Task item: Only an exact repetition of the lines from the one that holds "A 0.745 kg piece" to the end of the records is wanted.

Records:
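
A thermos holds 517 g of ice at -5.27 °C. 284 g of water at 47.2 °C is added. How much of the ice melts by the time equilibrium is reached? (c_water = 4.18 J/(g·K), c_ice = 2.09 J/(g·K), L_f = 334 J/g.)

m_melted ≈ 151 g

Heat available from the water dropping to 0 °C: 284×4.18×47.2 = 56032 J.
Of that, 517×2.09×5.27 = 5694.4 J goes to bring the ice to 0 °C, leaving 50338 J.
Fully melting the ice requires m_ice L_f = 517×334 = 172678 J.
50338 J < 172678 J, so only part of the ice melts and the system sits at 0 °C.
Mass melted = 50338/334 ≈ 150.7 g.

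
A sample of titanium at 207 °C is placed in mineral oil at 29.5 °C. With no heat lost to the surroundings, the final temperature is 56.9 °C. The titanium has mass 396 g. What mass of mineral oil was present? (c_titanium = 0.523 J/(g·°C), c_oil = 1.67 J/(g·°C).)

m ≈ 679 g

Energy conservation, ΣQ = 0:
396×0.523×(56.9 − 207) + m×1.67×(56.9 − 29.5) = 0
45.76 m = 31087
m = 31087/45.76 ≈ 679.4 g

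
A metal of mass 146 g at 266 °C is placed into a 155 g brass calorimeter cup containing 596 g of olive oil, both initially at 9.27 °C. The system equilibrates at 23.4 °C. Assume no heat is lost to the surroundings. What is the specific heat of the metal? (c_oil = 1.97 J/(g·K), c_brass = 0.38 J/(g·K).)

Let T be the final temperature. ΣQ_i = 0:
146·c·(23.4 − 266) + 596·1.97·(23.4 − 9.27) + 155·0.38·(23.4 − 9.27) = 0
-35420 c = -17423
c = -17423/-35420 ≈ 0.4919 J/(g·K)

c ≈ 0.492 J/(g·K)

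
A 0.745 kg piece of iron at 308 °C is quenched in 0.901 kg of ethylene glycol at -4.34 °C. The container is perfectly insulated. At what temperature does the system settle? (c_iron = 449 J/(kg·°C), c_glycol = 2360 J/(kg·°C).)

T_f ≈ 38.1 °C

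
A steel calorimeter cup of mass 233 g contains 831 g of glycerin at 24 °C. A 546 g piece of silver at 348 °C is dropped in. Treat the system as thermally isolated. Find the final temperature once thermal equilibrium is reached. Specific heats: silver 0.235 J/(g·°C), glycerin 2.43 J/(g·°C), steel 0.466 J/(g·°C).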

Exercise solution:
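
A 0.745 kg piece of iron at 308 °C is quenched in 0.901 kg of ethylene glycol at -4.34 °C. The container is perfectly insulated. At what temperature does the system settle? (c_iron = 449 J/(kg·°C), c_glycol = 2360 J/(kg·°C).)

T_f ≈ 38.1 °C

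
A steel calorimeter cup of mass 233 g contains 831 g of glycerin at 24 °C. A 546 g piece of silver at 348 °C is dropped in. Treat the system as thermally isolated. Find the final temperature once thermal equilibrium is reached. Specific heats: silver 0.235 J/(g·°C), glycerin 2.43 J/(g·°C), steel 0.466 J/(g·°C).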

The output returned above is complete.